# TASK INSTRUCTIONS
Reprint the whole of the data exactly.

# DATA RECORDS
--- --- ---
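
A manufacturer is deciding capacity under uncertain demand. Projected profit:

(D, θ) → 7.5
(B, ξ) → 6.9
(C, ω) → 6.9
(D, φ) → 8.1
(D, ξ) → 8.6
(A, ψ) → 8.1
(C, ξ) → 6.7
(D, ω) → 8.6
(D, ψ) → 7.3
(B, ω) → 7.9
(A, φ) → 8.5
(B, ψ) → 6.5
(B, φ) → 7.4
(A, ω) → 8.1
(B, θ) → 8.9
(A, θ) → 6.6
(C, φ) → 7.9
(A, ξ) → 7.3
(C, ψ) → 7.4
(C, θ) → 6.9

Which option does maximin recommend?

D

Row minima: A=6.6, B=6.5, C=6.7, D=7.3
Best worst-case = 7.3 → D.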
--- --- ---
# TASK RESULT
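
A manufacturer is deciding capacity under uncertain demand. Projected profit:

(D, θ) → 7.5
(B, ξ) → 6.9
(C, ω) → 6.9
(D, φ) → 8.1
(D, ξ) → 8.6
(A, ψ) → 8.1
(C, ξ) → 6.7
(D, ω) → 8.6
(D, ψ) → 7.3
(B, ω) → 7.9
(A, φ) → 8.5
(B, ψ) → 6.5
(B, φ) → 7.4
(A, ω) → 8.1
(B, θ) → 8.9
(A, θ) → 6.6
(C, φ) → 7.9
(A, ξ) → 7.3
(C, ψ) → 7.4
(C, θ) → 6.9

Which option does maximin recommend?

D

Row minima: A=6.6, B=6.5, C=6.7, D=7.3
Best worst-case = 7.3 → D.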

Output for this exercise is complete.